[Collected data]
####

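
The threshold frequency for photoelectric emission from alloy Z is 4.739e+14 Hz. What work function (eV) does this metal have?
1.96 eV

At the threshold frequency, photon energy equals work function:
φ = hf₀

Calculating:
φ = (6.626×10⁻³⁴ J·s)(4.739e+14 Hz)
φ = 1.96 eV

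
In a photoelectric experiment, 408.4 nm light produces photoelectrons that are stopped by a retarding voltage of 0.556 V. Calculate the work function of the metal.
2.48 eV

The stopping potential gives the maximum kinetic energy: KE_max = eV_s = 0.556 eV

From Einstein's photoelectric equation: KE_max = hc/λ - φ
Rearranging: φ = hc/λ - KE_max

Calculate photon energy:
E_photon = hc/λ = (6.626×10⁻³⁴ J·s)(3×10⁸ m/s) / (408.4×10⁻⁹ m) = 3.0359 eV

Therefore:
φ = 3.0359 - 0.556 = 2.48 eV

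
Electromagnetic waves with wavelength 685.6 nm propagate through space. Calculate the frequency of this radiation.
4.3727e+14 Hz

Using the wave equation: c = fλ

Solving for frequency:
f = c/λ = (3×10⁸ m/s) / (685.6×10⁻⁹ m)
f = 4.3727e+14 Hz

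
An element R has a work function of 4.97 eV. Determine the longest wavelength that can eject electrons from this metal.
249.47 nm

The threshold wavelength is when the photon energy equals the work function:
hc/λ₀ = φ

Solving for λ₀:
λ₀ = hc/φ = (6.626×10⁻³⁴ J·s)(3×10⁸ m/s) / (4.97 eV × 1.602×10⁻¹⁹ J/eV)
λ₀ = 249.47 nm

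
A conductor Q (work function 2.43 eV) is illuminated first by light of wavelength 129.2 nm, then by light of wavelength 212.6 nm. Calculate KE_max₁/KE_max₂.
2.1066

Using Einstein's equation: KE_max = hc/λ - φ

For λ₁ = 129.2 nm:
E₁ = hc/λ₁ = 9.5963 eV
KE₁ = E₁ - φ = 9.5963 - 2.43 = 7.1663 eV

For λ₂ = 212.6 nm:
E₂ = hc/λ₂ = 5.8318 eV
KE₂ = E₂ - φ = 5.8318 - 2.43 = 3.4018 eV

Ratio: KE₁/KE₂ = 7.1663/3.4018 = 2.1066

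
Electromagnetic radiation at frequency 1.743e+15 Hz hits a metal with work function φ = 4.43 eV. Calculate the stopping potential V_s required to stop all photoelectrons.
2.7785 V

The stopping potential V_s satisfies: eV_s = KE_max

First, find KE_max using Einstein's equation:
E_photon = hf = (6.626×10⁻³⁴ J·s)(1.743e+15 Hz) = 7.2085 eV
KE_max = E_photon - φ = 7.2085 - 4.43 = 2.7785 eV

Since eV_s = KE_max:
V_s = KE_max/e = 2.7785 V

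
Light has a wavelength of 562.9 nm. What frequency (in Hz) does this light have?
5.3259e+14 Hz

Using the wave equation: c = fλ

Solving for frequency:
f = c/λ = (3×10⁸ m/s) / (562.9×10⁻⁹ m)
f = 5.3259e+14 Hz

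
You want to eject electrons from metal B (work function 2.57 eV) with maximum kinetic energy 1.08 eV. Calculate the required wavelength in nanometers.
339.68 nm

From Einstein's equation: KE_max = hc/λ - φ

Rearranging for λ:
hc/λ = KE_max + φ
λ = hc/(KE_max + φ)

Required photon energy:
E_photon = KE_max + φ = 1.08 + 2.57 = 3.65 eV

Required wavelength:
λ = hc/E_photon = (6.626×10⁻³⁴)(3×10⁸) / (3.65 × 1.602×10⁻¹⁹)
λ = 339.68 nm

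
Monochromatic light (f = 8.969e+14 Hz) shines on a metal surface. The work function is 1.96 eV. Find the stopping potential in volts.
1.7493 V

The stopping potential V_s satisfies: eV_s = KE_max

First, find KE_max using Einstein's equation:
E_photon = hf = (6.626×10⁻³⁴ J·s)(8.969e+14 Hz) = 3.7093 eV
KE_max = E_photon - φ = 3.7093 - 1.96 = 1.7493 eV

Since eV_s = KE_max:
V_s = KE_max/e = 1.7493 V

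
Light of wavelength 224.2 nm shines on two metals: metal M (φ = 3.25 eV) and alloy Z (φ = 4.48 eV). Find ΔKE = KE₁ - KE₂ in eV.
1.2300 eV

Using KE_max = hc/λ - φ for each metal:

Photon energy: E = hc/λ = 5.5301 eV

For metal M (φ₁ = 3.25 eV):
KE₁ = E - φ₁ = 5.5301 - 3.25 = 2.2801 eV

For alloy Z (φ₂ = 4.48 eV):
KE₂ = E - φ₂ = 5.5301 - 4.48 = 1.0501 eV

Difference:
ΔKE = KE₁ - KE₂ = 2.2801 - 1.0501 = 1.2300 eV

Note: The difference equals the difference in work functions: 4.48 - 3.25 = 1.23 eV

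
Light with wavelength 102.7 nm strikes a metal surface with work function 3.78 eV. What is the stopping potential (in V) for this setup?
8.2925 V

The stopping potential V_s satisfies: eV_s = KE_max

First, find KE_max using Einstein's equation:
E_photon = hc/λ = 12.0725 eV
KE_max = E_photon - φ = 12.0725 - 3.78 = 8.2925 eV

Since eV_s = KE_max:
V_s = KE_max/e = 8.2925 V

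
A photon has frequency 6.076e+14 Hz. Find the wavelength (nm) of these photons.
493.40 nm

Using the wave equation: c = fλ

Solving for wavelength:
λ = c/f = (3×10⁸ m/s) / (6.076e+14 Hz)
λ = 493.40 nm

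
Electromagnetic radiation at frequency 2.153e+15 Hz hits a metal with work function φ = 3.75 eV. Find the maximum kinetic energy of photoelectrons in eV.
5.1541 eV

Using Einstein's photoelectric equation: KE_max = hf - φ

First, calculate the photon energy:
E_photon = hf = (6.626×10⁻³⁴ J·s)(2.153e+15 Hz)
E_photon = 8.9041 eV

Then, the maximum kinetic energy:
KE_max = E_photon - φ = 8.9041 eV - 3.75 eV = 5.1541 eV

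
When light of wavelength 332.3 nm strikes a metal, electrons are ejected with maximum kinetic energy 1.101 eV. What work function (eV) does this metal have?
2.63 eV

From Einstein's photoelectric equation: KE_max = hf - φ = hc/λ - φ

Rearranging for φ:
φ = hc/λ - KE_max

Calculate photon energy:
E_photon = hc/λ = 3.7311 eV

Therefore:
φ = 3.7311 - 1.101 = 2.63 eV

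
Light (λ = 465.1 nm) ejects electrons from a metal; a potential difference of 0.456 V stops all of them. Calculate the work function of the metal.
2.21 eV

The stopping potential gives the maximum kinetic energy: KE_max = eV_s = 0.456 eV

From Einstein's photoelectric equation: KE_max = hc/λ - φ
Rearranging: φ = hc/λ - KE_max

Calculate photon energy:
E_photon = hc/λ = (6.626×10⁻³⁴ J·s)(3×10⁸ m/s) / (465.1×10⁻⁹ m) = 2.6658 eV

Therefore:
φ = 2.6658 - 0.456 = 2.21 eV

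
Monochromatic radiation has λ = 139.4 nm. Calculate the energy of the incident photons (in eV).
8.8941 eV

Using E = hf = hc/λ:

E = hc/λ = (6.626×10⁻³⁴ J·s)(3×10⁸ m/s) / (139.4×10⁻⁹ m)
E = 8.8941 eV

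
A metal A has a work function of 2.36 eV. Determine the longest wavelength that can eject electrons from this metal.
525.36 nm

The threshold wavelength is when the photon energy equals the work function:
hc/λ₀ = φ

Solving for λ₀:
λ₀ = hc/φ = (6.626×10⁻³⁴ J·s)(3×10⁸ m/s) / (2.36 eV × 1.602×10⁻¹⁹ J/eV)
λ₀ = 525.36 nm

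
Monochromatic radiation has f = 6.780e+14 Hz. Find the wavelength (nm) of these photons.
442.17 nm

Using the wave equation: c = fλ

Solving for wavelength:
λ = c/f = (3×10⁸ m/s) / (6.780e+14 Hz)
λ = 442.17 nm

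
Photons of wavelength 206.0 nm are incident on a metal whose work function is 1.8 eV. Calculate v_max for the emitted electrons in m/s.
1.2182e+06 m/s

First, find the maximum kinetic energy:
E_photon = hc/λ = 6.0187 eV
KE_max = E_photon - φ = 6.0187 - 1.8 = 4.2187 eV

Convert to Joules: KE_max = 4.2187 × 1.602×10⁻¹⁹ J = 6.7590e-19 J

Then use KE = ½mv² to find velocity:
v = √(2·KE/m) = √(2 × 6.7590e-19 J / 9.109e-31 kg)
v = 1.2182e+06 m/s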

####

Print exactly the lines from the one containing "Monochromatic radiation has f" through the last line of the records above, both included.

[Solution for this problem]:
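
Monochromatic radiation has f = 6.780e+14 Hz. Find the wavelength (nm) of these photons.
442.17 nm

Using the wave equation: c = fλ

Solving for wavelength:
λ = c/f = (3×10⁸ m/s) / (6.780e+14 Hz)
λ = 442.17 nm

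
Photons of wavelength 206.0 nm are incident on a metal whose work function is 1.8 eV. Calculate v_max for the emitted electrons in m/s.
1.2182e+06 m/s

First, find the maximum kinetic energy:
E_photon = hc/λ = 6.0187 eV
KE_max = E_photon - φ = 6.0187 - 1.8 = 4.2187 eV

Convert to Joules: KE_max = 4.2187 × 1.602×10⁻¹⁹ J = 6.7590e-19 J

Then use KE = ½mv² to find velocity:
v = √(2·KE/m) = √(2 × 6.7590e-19 J / 9.109e-31 kg)
v = 1.2182e+06 m/s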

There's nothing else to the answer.